**MATERIAL FOR THIS TASK**
= Beginning of Section =

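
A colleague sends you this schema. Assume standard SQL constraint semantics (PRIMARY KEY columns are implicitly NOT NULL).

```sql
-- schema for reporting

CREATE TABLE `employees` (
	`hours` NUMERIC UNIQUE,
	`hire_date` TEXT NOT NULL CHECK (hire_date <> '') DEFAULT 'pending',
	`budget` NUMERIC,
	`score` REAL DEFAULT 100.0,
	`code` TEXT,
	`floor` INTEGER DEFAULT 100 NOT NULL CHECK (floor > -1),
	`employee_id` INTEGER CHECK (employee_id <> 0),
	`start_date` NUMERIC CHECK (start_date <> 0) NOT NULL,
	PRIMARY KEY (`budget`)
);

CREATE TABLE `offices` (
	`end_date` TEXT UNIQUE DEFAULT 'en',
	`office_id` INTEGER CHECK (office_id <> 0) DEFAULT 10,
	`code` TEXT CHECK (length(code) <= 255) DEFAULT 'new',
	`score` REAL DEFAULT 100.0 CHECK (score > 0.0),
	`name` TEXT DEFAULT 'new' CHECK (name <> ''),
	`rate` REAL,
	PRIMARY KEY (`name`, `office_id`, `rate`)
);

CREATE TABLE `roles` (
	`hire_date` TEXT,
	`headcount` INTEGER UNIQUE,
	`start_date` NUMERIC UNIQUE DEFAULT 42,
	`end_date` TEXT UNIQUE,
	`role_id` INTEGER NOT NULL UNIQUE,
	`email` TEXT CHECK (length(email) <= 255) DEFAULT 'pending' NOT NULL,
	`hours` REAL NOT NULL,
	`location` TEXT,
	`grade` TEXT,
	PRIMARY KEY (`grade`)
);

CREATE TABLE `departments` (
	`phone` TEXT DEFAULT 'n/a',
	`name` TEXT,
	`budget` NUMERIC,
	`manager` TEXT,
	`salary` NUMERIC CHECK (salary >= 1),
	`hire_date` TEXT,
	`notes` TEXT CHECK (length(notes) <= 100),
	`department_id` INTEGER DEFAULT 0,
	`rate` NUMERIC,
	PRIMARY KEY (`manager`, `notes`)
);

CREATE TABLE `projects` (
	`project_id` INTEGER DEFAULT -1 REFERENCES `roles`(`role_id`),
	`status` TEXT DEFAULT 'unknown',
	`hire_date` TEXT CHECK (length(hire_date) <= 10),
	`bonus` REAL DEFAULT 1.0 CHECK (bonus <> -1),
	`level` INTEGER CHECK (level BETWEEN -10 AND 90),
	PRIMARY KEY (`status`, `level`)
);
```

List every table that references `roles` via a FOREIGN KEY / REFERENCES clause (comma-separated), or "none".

- projects.project_id references roles(role_id).

projects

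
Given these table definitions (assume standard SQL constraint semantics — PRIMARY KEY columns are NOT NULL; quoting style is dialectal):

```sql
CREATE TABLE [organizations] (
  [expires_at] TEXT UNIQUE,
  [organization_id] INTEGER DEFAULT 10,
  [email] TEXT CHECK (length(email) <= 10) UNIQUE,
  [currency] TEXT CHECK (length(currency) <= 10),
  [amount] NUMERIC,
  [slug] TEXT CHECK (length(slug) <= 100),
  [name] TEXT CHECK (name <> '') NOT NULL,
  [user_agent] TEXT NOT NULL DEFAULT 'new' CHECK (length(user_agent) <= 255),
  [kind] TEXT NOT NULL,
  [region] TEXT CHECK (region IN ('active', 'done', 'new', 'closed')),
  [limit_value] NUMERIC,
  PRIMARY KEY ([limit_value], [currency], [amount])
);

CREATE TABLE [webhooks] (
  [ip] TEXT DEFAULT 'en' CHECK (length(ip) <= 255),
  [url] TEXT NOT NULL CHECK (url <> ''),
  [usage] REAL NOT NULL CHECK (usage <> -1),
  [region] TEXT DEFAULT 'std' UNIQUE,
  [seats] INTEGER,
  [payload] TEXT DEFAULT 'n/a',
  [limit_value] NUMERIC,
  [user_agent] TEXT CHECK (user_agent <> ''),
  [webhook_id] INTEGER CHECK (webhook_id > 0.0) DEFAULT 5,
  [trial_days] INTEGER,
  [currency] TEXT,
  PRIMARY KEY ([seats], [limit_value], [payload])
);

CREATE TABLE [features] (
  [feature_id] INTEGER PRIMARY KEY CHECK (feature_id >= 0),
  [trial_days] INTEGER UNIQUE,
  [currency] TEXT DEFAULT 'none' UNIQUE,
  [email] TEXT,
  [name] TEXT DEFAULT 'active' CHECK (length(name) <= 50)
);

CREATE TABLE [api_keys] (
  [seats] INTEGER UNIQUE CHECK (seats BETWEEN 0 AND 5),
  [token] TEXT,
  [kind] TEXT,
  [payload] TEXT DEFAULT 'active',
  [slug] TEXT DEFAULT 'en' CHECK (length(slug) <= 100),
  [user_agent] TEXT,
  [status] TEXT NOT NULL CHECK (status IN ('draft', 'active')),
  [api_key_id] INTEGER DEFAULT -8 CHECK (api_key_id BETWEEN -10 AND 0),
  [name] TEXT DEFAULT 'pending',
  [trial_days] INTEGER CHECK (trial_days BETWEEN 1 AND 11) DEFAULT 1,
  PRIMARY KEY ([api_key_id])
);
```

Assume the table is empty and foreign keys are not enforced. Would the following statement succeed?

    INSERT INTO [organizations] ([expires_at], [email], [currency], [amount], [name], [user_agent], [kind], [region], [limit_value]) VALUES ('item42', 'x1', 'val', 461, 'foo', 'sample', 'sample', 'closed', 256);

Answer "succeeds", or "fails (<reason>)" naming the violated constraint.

NOT NULL columns: amount is supplied; currency is supplied; kind is supplied; limit_value is supplied; name is supplied; user_agent is supplied.
CHECK constraints: 'x1' satisfies (length(email) <= 10); 'val' satisfies (length(currency) <= 10); 'foo' satisfies (name <> ''); 'sample' satisfies (length(user_agent) <= 255); 'closed' satisfies (region IN ('active', 'done', 'new', 'closed')).
No constraint is violated.

succeeds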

= End of Section =

**REQUIRED ACTION**
Locate all lines in the listing above with the word "payload" and copy them.

**SOLUTION TO THIS EXERCISE**
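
  [payload] TEXT DEFAULT 'n/a',
  PRIMARY KEY ([seats], [limit_value], [payload])
  [payload] TEXT DEFAULT 'active',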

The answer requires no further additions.